WORK REQUEST: Quote exactly, and only, the lines of the material below from the line with "A 153 pt wide" through the line with "Relative to the vertical".

-------- LISTED ENTRIES

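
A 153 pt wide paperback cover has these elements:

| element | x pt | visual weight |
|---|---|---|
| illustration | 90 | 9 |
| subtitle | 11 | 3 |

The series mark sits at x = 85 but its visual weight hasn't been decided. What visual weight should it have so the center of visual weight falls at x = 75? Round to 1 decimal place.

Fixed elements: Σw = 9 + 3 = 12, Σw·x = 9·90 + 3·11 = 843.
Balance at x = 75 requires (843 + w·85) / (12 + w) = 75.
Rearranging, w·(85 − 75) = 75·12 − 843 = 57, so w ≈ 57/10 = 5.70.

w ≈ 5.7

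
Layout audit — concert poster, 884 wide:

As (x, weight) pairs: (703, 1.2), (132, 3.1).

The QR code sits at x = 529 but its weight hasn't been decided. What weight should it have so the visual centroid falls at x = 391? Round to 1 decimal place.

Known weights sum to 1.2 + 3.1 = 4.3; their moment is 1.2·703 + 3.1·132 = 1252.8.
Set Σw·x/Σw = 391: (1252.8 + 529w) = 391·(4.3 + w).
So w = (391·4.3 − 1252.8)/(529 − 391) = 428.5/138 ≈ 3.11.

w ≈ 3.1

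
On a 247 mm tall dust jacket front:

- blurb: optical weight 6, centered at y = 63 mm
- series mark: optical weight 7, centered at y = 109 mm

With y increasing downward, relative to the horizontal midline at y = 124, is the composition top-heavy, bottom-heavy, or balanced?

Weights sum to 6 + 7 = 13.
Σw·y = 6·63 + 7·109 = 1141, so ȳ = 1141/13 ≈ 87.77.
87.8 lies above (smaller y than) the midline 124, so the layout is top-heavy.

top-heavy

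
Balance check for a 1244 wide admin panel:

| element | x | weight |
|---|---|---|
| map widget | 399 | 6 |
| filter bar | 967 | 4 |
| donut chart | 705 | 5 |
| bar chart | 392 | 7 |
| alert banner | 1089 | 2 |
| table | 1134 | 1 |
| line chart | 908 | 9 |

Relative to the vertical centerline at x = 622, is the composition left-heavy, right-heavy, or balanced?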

----------------
-------- LISTED ENTRIES

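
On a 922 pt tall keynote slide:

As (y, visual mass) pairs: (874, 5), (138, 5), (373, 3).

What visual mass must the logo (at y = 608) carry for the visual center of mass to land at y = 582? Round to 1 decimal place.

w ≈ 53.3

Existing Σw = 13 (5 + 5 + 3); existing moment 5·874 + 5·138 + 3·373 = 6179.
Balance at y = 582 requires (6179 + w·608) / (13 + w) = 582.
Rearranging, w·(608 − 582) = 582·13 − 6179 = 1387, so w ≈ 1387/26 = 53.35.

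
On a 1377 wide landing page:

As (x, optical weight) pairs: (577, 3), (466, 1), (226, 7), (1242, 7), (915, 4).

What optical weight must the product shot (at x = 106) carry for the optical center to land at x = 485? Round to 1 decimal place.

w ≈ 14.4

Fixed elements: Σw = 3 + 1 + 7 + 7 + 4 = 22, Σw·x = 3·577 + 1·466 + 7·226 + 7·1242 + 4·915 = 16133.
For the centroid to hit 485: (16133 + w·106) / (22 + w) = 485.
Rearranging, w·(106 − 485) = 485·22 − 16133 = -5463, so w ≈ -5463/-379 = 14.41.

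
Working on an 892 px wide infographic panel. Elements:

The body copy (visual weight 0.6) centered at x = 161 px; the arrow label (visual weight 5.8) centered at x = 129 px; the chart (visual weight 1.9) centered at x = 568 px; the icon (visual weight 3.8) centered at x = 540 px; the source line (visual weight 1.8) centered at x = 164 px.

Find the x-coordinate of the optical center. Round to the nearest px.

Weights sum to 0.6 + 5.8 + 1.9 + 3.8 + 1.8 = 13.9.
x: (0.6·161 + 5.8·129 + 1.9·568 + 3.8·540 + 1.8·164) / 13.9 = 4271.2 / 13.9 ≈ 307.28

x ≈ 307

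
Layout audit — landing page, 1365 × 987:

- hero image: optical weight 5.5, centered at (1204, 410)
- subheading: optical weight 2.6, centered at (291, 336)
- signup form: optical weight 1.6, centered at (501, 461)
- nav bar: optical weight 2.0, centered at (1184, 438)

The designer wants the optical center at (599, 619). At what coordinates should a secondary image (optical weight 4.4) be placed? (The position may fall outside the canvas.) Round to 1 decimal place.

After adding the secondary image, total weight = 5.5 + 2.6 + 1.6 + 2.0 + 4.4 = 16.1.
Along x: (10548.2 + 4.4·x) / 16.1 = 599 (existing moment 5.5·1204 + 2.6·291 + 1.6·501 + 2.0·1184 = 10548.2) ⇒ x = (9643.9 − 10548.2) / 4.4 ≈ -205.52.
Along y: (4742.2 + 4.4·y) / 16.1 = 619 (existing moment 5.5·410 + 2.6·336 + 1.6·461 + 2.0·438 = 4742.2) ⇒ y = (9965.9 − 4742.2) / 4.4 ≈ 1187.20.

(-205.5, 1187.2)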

----------------

EXERCISE ANSWER:
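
A 153 pt wide paperback cover has these elements:

| element | x pt | visual weight |
|---|---|---|
| illustration | 90 | 9 |
| subtitle | 11 | 3 |

The series mark sits at x = 85 but its visual weight hasn't been decided. What visual weight should it have so the center of visual weight falls at x = 75? Round to 1 decimal place.

Fixed elements: Σw = 9 + 3 = 12, Σw·x = 9·90 + 3·11 = 843.
Balance at x = 75 requires (843 + w·85) / (12 + w) = 75.
Rearranging, w·(85 − 75) = 75·12 − 843 = 57, so w ≈ 57/10 = 5.70.

w ≈ 5.7

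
Layout audit — concert poster, 884 wide:

As (x, weight) pairs: (703, 1.2), (132, 3.1).

The QR code sits at x = 529 but its weight hasn't been decided. What weight should it have so the visual centroid falls at x = 391? Round to 1 decimal place.

Known weights sum to 1.2 + 3.1 = 4.3; their moment is 1.2·703 + 3.1·132 = 1252.8.
Set Σw·x/Σw = 391: (1252.8 + 529w) = 391·(4.3 + w).
So w = (391·4.3 − 1252.8)/(529 − 391) = 428.5/138 ≈ 3.11.

w ≈ 3.1

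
On a 247 mm tall dust jacket front:

- blurb: optical weight 6, centered at y = 63 mm
- series mark: optical weight 7, centered at y = 109 mm

With y increasing downward, relative to the horizontal midline at y = 124, is the composition top-heavy, bottom-heavy, or balanced?

Weights sum to 6 + 7 = 13.
Σw·y = 6·63 + 7·109 = 1141, so ȳ = 1141/13 ≈ 87.77.
87.8 lies above (smaller y than) the midline 124, so the layout is top-heavy.

top-heavy

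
Balance check for a 1244 wide admin panel:

| element | x | weight |
|---|---|---|
| map widget | 399 | 6 |
| filter bar | 967 | 4 |
| donut chart | 705 | 5 |
| bar chart | 392 | 7 |
| alert banner | 1089 | 2 |
| table | 1134 | 1 |
| line chart | 908 | 9 |

Relative to the vertical centerline at x = 622, is the composition left-heavy, right-heavy, or balanced?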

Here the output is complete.